■ Information supplied:

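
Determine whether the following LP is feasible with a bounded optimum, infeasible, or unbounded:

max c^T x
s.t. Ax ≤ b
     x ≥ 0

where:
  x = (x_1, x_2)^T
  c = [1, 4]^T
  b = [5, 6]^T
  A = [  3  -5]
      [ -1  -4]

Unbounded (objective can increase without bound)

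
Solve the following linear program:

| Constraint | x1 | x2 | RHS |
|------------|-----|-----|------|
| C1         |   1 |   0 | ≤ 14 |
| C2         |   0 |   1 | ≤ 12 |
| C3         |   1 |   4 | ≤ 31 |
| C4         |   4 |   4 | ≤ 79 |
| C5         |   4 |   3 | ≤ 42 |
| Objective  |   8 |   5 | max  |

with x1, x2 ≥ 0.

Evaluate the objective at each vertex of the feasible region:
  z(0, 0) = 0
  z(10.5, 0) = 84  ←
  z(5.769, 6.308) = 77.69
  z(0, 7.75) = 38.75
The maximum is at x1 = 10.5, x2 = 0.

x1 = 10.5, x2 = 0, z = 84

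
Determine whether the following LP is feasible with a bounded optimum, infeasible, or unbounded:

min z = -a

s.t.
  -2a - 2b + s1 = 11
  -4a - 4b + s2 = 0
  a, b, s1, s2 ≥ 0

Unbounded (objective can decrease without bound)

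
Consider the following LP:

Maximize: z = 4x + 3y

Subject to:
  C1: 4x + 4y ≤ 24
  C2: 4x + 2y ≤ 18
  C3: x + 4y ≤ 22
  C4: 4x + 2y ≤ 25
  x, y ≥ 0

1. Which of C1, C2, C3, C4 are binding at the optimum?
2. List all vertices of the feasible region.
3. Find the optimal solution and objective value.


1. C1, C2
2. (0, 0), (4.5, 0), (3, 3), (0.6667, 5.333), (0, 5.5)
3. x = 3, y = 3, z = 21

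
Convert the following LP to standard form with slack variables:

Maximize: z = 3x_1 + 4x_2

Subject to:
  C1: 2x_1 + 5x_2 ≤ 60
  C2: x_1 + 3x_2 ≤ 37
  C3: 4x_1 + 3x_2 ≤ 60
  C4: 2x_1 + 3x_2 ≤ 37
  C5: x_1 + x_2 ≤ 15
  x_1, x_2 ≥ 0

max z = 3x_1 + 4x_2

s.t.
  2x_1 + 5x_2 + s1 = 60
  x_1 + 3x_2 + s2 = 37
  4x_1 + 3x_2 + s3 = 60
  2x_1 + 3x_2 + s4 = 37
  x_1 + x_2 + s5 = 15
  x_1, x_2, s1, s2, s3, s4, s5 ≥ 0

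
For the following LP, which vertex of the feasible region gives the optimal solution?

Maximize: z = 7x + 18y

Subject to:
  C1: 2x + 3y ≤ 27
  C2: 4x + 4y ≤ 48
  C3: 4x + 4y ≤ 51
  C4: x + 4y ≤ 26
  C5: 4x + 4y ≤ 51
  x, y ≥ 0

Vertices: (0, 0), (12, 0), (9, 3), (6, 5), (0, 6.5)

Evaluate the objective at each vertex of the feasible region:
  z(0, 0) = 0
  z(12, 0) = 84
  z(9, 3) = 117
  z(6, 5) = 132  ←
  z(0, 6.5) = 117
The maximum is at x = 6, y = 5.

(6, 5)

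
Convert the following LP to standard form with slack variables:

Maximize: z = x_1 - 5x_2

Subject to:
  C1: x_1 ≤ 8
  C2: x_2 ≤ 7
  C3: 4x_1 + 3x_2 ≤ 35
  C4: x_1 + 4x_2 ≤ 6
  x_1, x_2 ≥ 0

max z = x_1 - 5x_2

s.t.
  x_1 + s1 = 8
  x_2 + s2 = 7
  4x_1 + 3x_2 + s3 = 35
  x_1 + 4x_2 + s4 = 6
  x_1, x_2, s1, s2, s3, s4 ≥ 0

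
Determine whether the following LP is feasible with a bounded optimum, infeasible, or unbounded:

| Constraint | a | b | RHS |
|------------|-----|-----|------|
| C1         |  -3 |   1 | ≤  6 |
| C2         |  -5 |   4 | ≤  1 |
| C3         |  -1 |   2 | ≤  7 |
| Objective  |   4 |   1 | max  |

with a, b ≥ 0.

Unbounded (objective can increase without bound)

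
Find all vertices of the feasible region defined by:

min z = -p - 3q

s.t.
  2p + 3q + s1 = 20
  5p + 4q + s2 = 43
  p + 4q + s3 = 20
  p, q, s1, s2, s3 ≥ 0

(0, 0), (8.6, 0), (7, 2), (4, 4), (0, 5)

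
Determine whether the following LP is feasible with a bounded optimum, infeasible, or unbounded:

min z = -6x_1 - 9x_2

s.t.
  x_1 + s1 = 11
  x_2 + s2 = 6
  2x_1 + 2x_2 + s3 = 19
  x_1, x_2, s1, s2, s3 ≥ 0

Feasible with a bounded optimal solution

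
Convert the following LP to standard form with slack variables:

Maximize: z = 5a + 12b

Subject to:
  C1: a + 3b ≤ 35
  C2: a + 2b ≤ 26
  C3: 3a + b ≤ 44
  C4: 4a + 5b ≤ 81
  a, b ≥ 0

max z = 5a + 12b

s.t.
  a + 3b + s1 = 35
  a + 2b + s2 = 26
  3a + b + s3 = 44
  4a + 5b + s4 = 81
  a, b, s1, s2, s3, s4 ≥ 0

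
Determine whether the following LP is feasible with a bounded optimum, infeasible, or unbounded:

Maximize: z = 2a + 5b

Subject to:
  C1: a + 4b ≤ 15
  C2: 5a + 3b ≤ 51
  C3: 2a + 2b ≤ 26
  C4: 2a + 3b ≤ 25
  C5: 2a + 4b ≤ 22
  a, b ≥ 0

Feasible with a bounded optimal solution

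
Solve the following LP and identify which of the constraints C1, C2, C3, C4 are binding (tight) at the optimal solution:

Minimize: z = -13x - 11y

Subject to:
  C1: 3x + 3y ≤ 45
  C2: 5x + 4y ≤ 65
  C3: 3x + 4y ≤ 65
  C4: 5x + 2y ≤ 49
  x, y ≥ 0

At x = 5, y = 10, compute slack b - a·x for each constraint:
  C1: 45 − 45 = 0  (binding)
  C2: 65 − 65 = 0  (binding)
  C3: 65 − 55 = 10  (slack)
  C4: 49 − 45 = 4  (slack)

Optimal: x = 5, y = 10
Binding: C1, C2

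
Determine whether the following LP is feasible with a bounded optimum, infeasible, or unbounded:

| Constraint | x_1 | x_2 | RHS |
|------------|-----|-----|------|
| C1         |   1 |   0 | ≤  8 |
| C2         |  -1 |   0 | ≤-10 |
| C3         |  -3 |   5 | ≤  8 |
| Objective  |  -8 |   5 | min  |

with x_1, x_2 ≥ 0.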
* * *
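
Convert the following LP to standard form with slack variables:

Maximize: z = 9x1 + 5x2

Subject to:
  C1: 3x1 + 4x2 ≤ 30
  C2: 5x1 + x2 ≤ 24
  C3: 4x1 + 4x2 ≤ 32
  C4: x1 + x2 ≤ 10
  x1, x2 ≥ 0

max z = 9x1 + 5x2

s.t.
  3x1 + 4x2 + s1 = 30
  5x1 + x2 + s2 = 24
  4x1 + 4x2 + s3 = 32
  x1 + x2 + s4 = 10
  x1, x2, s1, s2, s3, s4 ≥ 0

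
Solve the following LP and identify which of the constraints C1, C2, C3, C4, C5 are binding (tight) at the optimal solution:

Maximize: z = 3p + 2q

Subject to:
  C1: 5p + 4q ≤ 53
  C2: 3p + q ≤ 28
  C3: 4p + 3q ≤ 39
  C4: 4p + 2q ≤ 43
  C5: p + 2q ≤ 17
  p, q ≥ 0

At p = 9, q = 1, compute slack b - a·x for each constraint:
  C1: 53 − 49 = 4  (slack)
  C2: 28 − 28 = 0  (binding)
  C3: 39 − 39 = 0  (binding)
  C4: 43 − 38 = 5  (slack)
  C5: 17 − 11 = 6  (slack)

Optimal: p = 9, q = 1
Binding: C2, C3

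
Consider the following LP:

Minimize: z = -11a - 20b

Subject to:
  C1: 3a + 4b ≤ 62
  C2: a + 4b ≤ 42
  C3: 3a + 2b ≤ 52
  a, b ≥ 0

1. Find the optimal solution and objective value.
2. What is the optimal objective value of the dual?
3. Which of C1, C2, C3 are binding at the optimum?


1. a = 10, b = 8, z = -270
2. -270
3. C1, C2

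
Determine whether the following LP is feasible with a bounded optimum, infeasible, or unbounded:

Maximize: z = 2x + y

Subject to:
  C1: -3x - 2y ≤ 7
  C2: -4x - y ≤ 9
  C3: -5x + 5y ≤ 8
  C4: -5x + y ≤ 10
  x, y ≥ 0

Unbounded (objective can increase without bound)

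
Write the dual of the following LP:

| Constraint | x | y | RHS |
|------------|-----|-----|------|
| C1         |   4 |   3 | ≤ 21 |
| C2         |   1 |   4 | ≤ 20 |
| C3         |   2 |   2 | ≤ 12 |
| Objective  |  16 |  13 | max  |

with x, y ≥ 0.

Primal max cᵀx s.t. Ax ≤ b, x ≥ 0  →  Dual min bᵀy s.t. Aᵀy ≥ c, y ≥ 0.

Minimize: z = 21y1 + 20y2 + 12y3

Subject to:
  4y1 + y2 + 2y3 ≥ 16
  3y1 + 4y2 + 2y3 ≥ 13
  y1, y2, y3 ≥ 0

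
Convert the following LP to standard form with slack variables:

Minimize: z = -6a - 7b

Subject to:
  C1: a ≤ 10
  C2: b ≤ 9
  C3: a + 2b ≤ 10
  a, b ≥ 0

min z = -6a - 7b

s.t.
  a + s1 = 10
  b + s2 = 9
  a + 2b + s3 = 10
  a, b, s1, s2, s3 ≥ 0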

■ Instructions to follow: Starting at the line that has "a | b | RHS |" in the records above, restate word for word every line until the one that has "C4: 5x + 2y ≤ 49", and include that one as well.

■ Finished task:
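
| Constraint | a | b | RHS |
|------------|-----|-----|------|
| C1         |  -3 |   1 | ≤  6 |
| C2         |  -5 |   4 | ≤  1 |
| C3         |  -1 |   2 | ≤  7 |
| Objective  |   4 |   1 | max  |

with a, b ≥ 0.

Unbounded (objective can increase without bound)

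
Find all vertices of the feasible region defined by:

min z = -p - 3q

s.t.
  2p + 3q + s1 = 20
  5p + 4q + s2 = 43
  p + 4q + s3 = 20
  p, q, s1, s2, s3 ≥ 0

(0, 0), (8.6, 0), (7, 2), (4, 4), (0, 5)

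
Determine whether the following LP is feasible with a bounded optimum, infeasible, or unbounded:

min z = -6x_1 - 9x_2

s.t.
  x_1 + s1 = 11
  x_2 + s2 = 6
  2x_1 + 2x_2 + s3 = 19
  x_1, x_2, s1, s2, s3 ≥ 0

Feasible with a bounded optimal solution

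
Convert the following LP to standard form with slack variables:

Maximize: z = 5a + 12b

Subject to:
  C1: a + 3b ≤ 35
  C2: a + 2b ≤ 26
  C3: 3a + b ≤ 44
  C4: 4a + 5b ≤ 81
  a, b ≥ 0

max z = 5a + 12b

s.t.
  a + 3b + s1 = 35
  a + 2b + s2 = 26
  3a + b + s3 = 44
  4a + 5b + s4 = 81
  a, b, s1, s2, s3, s4 ≥ 0

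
Determine whether the following LP is feasible with a bounded optimum, infeasible, or unbounded:

Maximize: z = 2a + 5b

Subject to:
  C1: a + 4b ≤ 15
  C2: 5a + 3b ≤ 51
  C3: 2a + 2b ≤ 26
  C4: 2a + 3b ≤ 25
  C5: 2a + 4b ≤ 22
  a, b ≥ 0

Feasible with a bounded optimal solution

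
Solve the following LP and identify which of the constraints C1, C2, C3, C4 are binding (tight) at the optimal solution:

Minimize: z = -13x - 11y

Subject to:
  C1: 3x + 3y ≤ 45
  C2: 5x + 4y ≤ 65
  C3: 3x + 4y ≤ 65
  C4: 5x + 2y ≤ 49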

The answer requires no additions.